*** Block opens ***

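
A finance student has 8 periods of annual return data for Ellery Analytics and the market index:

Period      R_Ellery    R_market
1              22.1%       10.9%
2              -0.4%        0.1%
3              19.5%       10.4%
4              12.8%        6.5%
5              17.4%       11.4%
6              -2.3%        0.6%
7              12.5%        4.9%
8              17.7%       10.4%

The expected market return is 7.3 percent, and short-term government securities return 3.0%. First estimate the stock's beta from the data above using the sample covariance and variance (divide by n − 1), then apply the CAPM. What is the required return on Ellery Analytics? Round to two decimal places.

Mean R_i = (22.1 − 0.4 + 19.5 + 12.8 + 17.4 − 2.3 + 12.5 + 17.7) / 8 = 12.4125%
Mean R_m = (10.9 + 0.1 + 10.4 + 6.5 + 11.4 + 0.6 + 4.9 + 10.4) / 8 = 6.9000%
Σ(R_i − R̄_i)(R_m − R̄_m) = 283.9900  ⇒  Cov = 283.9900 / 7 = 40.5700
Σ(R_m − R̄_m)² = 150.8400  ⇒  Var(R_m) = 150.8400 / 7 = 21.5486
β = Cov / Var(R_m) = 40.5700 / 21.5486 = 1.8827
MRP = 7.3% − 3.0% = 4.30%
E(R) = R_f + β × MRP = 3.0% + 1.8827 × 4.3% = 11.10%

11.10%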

*** Block closes ***
*** Block opens ***

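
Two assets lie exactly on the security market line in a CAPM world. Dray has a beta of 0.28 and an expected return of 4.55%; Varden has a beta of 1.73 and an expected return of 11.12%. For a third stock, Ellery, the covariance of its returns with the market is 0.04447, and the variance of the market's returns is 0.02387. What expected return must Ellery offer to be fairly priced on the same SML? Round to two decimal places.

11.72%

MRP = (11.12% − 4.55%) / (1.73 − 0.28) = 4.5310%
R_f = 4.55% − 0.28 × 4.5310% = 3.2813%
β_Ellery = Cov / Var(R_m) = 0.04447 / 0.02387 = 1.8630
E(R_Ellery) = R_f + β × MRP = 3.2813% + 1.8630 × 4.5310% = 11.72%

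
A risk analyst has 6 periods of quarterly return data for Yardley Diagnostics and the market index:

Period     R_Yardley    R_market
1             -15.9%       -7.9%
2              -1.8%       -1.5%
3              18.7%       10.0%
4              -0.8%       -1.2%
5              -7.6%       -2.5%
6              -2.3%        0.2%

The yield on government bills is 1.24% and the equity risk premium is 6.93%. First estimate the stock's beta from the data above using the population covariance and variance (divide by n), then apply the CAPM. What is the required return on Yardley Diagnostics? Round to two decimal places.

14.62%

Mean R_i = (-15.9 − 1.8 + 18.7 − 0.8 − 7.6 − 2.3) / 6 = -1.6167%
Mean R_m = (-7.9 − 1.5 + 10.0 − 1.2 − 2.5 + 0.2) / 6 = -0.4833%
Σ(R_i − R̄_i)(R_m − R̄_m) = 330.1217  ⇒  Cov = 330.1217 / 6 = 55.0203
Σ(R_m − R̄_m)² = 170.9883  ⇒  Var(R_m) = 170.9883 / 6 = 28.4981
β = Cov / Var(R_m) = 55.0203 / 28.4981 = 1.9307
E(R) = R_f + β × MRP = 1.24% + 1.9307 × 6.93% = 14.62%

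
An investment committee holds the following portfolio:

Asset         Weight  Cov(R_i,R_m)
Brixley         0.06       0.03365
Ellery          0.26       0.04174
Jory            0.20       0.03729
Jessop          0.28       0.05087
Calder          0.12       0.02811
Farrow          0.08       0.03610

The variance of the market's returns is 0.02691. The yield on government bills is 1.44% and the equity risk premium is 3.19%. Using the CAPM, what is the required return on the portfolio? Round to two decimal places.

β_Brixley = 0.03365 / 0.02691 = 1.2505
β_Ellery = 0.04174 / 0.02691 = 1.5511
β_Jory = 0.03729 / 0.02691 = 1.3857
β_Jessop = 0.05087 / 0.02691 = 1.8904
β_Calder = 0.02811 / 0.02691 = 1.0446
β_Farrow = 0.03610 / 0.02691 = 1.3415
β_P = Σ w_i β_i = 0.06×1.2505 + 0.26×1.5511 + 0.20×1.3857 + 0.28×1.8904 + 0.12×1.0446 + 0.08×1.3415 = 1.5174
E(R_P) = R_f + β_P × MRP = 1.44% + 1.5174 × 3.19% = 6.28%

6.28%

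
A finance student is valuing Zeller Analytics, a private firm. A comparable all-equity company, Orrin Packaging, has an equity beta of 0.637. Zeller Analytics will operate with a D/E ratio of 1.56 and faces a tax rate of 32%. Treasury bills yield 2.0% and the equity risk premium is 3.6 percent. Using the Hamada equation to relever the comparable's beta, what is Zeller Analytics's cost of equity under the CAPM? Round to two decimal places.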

*** Block closes ***

### Problem to work on
Every line of the material that includes the word "periods" needs to be copied.

### Problem solution
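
A finance student has 8 periods of annual return data for Ellery Analytics and the market index:
A risk analyst has 6 periods of quarterly return data for Yardley Diagnostics and the market index: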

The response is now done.